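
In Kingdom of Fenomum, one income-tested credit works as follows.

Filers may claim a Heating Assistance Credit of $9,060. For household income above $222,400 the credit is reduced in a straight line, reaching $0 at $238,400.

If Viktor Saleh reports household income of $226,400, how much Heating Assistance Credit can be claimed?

$6,795

Heating Assistance Credit: $226,400 is $4,000 into a $16,000 phase-out range, leaving 12,000/16,000 of the credit: $9,060 × 12,000/16,000 = $6,795.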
------------------------------------------------
> **Problem to solve**: The full data must appear again, retyped in every detail.

> **Expected answer**:
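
In Kingdom of Fenomum, one income-tested credit works as follows.

Filers may claim a Heating Assistance Credit of $9,060. For household income above $222,400 the credit is reduced in a straight line, reaching $0 at $238,400.

If Viktor Saleh reports household income of $226,400, how much Heating Assistance Credit can be claimed?

$6,795

Heating Assistance Credit: $226,400 is $4,000 into a $16,000 phase-out range, leaving 12,000/16,000 of the credit: $9,060 × 12,000/16,000 = $6,795.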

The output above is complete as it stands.